**Task description:** What is needed here is an exact copy of every record below.

Records contained in a dataset
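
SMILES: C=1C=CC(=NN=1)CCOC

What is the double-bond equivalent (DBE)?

4

Molecular formula from the SMILES: C7H10N2O.
DoU = (2C + 2 + N − H − X)/2 = (2·7 + 2 + 2 − 10 − 0)/2 = 8/2 = 4.
(Structurally: 1 ring(s) + 3 π bond(s) = 4.)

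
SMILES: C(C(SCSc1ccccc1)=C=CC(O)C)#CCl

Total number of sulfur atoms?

The symbol for sulfur appears 2 times in the SMILES.

2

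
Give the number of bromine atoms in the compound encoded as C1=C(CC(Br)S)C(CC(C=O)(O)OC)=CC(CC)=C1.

1

The symbol for bromine appears 1 time in the SMILES.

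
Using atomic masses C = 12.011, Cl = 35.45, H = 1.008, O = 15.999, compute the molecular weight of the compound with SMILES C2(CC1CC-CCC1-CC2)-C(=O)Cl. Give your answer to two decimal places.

Molecular formula: C11H17ClO.
M = 11×12.011 + 1×35.45 + 17×1.008 + 1×15.999 = 200.71 g/mol.

200.71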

**Solution for this problem:**
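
SMILES: C=1C=CC(=NN=1)CCOC

What is the double-bond equivalent (DBE)?

4

Molecular formula from the SMILES: C7H10N2O.
DoU = (2C + 2 + N − H − X)/2 = (2·7 + 2 + 2 − 10 − 0)/2 = 8/2 = 4.
(Structurally: 1 ring(s) + 3 π bond(s) = 4.)

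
SMILES: C(C(SCSc1ccccc1)=C=CC(O)C)#CCl

Total number of sulfur atoms?

The symbol for sulfur appears 2 times in the SMILES.

2

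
Give the number of bromine atoms in the compound encoded as C1=C(CC(Br)S)C(CC(C=O)(O)OC)=CC(CC)=C1.

1

The symbol for bromine appears 1 time in the SMILES.

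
Using atomic masses C = 12.011, Cl = 35.45, H = 1.008, O = 15.999, compute the molecular weight of the compound with SMILES C2(CC1CC-CCC1-CC2)-C(=O)Cl. Give your answer to two decimal places.

Molecular formula: C11H17ClO.
M = 11×12.011 + 1×35.45 + 17×1.008 + 1×15.999 = 200.71 g/mol.

200.71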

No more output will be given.